EXERCISE INSTRUCTIONS >> Check each line of the entries below for the word "Fully", and copy the lines that have it.

SUPPLIED MATERIAL >>
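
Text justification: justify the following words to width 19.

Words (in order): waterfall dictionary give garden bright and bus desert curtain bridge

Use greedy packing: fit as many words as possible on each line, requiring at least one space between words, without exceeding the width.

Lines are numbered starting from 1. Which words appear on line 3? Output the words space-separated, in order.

Line 1: ['waterfall'] (min_width=9, slack=10)
Line 2: ['dictionary', 'give'] (min_width=15, slack=4)
Line 3: ['garden', 'bright', 'and'] (min_width=17, slack=2)
Line 4: ['bus', 'desert', 'curtain'] (min_width=18, slack=1)
Line 5: ['bridge'] (min_width=6, slack=13)

Answer: garden bright and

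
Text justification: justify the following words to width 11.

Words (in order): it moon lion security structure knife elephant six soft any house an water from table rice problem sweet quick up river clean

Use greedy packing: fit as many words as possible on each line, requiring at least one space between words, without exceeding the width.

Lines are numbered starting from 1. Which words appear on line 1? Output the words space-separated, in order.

Answer: it moon

Derivation:
Line 1: ['it', 'moon'] (min_width=7, slack=4)
Line 2: ['lion'] (min_width=4, slack=7)
Line 3: ['security'] (min_width=8, slack=3)
Line 4: ['structure'] (min_width=9, slack=2)
Line 5: ['knife'] (min_width=5, slack=6)
Line 6: ['elephant'] (min_width=8, slack=3)
Line 7: ['six', 'soft'] (min_width=8, slack=3)
Line 8: ['any', 'house'] (min_width=9, slack=2)
Line 9: ['an', 'water'] (min_width=8, slack=3)
Line 10: ['from', 'table'] (min_width=10, slack=1)
Line 11: ['rice'] (min_width=4, slack=7)
Line 12: ['problem'] (min_width=7, slack=4)
Line 13: ['sweet', 'quick'] (min_width=11, slack=0)
Line 14: ['up', 'river'] (min_width=8, slack=3)
Line 15: ['clean'] (min_width=5, slack=6)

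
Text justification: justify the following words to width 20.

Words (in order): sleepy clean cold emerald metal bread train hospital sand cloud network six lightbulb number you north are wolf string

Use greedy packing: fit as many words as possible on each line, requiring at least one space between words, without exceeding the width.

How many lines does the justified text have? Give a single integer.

Answer: 7

Derivation:
Line 1: ['sleepy', 'clean', 'cold'] (min_width=17, slack=3)
Line 2: ['emerald', 'metal', 'bread'] (min_width=19, slack=1)
Line 3: ['train', 'hospital', 'sand'] (min_width=19, slack=1)
Line 4: ['cloud', 'network', 'six'] (min_width=17, slack=3)
Line 5: ['lightbulb', 'number', 'you'] (min_width=20, slack=0)
Line 6: ['north', 'are', 'wolf'] (min_width=14, slack=6)
Line 7: ['string'] (min_width=6, slack=14)
Total lines: 7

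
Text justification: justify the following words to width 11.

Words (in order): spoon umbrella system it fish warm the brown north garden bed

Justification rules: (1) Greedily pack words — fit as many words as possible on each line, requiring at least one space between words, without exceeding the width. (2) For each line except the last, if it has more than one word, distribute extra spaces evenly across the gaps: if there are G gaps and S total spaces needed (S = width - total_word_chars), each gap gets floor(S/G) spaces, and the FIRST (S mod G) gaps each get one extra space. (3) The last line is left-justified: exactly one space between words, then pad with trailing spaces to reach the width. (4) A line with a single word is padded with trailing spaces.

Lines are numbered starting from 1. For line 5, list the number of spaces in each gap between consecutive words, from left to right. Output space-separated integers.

Line 1: ['spoon'] (min_width=5, slack=6)
Line 2: ['umbrella'] (min_width=8, slack=3)
Line 3: ['system', 'it'] (min_width=9, slack=2)
Line 4: ['fish', 'warm'] (min_width=9, slack=2)
Line 5: ['the', 'brown'] (min_width=9, slack=2)
Line 6: ['north'] (min_width=5, slack=6)
Line 7: ['garden', 'bed'] (min_width=10, slack=1)

Answer: 3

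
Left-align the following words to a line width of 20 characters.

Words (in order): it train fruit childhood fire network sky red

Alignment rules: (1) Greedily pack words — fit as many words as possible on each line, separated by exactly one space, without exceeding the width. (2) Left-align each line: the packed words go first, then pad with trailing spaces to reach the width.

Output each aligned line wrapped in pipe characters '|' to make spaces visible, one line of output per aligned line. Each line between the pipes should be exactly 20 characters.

Answer: |it train fruit      |
|childhood fire      |
|network sky red     |

Derivation:
Line 1: ['it', 'train', 'fruit'] (min_width=14, slack=6)
Line 2: ['childhood', 'fire'] (min_width=14, slack=6)
Line 3: ['network', 'sky', 'red'] (min_width=15, slack=5)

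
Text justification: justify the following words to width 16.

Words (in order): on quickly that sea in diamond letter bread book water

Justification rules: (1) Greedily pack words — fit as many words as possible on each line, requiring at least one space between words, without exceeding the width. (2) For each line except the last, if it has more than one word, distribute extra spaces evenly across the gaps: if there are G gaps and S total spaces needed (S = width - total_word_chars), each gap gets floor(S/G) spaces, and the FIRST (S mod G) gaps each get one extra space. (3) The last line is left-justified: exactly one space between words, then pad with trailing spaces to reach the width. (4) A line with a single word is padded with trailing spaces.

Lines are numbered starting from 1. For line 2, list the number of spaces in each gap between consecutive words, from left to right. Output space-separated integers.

Line 1: ['on', 'quickly', 'that'] (min_width=15, slack=1)
Line 2: ['sea', 'in', 'diamond'] (min_width=14, slack=2)
Line 3: ['letter', 'bread'] (min_width=12, slack=4)
Line 4: ['book', 'water'] (min_width=10, slack=6)

Answer: 2 2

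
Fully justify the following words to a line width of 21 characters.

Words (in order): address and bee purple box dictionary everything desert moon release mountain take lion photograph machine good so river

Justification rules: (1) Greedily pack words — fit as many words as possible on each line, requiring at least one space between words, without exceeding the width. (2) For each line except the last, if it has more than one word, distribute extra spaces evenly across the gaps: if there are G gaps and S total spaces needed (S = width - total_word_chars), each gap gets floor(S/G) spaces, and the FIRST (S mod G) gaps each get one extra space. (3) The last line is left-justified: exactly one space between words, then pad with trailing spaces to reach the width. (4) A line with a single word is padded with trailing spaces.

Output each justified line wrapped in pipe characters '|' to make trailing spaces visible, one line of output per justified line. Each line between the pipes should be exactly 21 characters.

Line 1: ['address', 'and', 'bee'] (min_width=15, slack=6)
Line 2: ['purple', 'box', 'dictionary'] (min_width=21, slack=0)
Line 3: ['everything', 'desert'] (min_width=17, slack=4)
Line 4: ['moon', 'release', 'mountain'] (min_width=21, slack=0)
Line 5: ['take', 'lion', 'photograph'] (min_width=20, slack=1)
Line 6: ['machine', 'good', 'so', 'river'] (min_width=21, slack=0)

Answer: |address    and    bee|
|purple box dictionary|
|everything     desert|
|moon release mountain|
|take  lion photograph|
|machine good so river|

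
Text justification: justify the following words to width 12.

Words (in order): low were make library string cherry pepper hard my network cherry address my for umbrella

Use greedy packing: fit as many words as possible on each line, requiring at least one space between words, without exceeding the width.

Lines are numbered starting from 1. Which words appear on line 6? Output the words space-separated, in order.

Answer: my network

Derivation:
Line 1: ['low', 'were'] (min_width=8, slack=4)
Line 2: ['make', 'library'] (min_width=12, slack=0)
Line 3: ['string'] (min_width=6, slack=6)
Line 4: ['cherry'] (min_width=6, slack=6)
Line 5: ['pepper', 'hard'] (min_width=11, slack=1)
Line 6: ['my', 'network'] (min_width=10, slack=2)
Line 7: ['cherry'] (min_width=6, slack=6)
Line 8: ['address', 'my'] (min_width=10, slack=2)
Line 9: ['for', 'umbrella'] (min_width=12, slack=0)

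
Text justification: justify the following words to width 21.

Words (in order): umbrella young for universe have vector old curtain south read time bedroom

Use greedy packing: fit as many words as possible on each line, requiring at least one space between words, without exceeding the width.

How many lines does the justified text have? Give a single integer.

Answer: 4

Derivation:
Line 1: ['umbrella', 'young', 'for'] (min_width=18, slack=3)
Line 2: ['universe', 'have', 'vector'] (min_width=20, slack=1)
Line 3: ['old', 'curtain', 'south'] (min_width=17, slack=4)
Line 4: ['read', 'time', 'bedroom'] (min_width=17, slack=4)
Total lines: 4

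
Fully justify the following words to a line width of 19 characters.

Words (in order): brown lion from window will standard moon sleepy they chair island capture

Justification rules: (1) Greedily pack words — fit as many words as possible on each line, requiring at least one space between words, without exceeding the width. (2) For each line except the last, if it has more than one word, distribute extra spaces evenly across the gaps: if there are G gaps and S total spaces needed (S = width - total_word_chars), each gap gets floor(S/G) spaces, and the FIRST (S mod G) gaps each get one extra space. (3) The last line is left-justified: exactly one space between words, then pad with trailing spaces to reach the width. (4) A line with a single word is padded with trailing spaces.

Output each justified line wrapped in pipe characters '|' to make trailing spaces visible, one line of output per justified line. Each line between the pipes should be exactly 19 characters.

Answer: |brown   lion   from|
|window         will|
|standard       moon|
|sleepy  they  chair|
|island capture     |

Derivation:
Line 1: ['brown', 'lion', 'from'] (min_width=15, slack=4)
Line 2: ['window', 'will'] (min_width=11, slack=8)
Line 3: ['standard', 'moon'] (min_width=13, slack=6)
Line 4: ['sleepy', 'they', 'chair'] (min_width=17, slack=2)
Line 5: ['island', 'capture'] (min_width=14, slack=5)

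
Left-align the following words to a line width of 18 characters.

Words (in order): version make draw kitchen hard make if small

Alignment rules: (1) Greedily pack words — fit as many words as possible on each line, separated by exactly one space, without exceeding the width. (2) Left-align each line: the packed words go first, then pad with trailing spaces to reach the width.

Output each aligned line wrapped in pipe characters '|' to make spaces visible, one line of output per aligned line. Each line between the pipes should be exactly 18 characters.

Answer: |version make draw |
|kitchen hard make |
|if small          |

Derivation:
Line 1: ['version', 'make', 'draw'] (min_width=17, slack=1)
Line 2: ['kitchen', 'hard', 'make'] (min_width=17, slack=1)
Line 3: ['if', 'small'] (min_width=8, slack=10)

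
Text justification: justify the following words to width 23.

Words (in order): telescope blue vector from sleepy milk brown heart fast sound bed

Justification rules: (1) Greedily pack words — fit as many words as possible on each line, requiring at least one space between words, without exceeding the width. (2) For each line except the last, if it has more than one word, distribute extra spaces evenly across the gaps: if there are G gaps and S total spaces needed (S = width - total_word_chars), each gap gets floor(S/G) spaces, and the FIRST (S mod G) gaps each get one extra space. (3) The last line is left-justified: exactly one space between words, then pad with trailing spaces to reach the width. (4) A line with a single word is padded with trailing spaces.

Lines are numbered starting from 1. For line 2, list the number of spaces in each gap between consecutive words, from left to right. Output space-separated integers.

Line 1: ['telescope', 'blue', 'vector'] (min_width=21, slack=2)
Line 2: ['from', 'sleepy', 'milk', 'brown'] (min_width=22, slack=1)
Line 3: ['heart', 'fast', 'sound', 'bed'] (min_width=20, slack=3)

Answer: 2 1 1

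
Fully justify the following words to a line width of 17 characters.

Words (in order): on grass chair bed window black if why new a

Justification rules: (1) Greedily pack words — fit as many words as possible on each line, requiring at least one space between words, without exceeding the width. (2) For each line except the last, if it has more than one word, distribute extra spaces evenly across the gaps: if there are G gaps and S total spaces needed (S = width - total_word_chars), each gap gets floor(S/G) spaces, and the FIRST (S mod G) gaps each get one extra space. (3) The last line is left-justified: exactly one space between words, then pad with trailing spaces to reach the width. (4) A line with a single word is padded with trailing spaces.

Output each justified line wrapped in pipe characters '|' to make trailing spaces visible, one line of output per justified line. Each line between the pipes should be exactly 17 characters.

Line 1: ['on', 'grass', 'chair'] (min_width=14, slack=3)
Line 2: ['bed', 'window', 'black'] (min_width=16, slack=1)
Line 3: ['if', 'why', 'new', 'a'] (min_width=12, slack=5)

Answer: |on   grass  chair|
|bed  window black|
|if why new a     |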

RESPONSE TO THIS EXERCISE >>
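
Fully justify the following words to a line width of 21 characters.
Fully justify the following words to a line width of 19 characters.
Fully justify the following words to a line width of 17 characters.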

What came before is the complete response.